Stored data:
■ ■ ■ ■ ■

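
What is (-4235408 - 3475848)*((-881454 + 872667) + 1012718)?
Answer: -7741568947336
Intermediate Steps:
(-4235408 - 3475848)*((-881454 + 872667) + 1012718) = -7711256*(-8787 + 1012718) = -7711256*1003931 = -7741568947336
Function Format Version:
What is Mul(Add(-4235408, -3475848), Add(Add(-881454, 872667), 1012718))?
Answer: -7741568947336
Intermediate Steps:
Mul(Add(-4235408, -3475848), Add(Add(-881454, 872667), 1012718)) = Mul(-7711256, Add(-8787, 1012718)) = Mul(-7711256, 1003931) = -7741568947336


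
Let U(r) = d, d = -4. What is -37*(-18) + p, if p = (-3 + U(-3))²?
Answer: 715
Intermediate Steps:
U(r) = -4
p = 49 (p = (-3 - 4)² = (-7)² = 49)
-37*(-18) + p = -37*(-18) + 49 = 666 + 49 = 715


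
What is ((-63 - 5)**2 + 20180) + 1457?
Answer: 26261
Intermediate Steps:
((-63 - 5)**2 + 20180) + 1457 = ((-68)**2 + 20180) + 1457 = (4624 + 20180) + 1457 = 24804 + 1457 = 26261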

■ ■ ■ ■ ■

EXERCISE DESCRIPTION: Retype exactly, and only, the lines above from the one where "Add(Add(-881454, 872667), 1012718))?" occurs up to and including the one where "Let U(r) = d, d" occurs.

TASK OUTPUT:
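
What is Mul(Add(-4235408, -3475848), Add(Add(-881454, 872667), 1012718))?
Answer: -7741568947336
Intermediate Steps:
Mul(Add(-4235408, -3475848), Add(Add(-881454, 872667), 1012718)) = Mul(-7711256, Add(-8787, 1012718)) = Mul(-7711256, 1003931) = -7741568947336


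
Let U(r) = d, d = -4. What is -37*(-18) + p, if p = (-3 + U(-3))²?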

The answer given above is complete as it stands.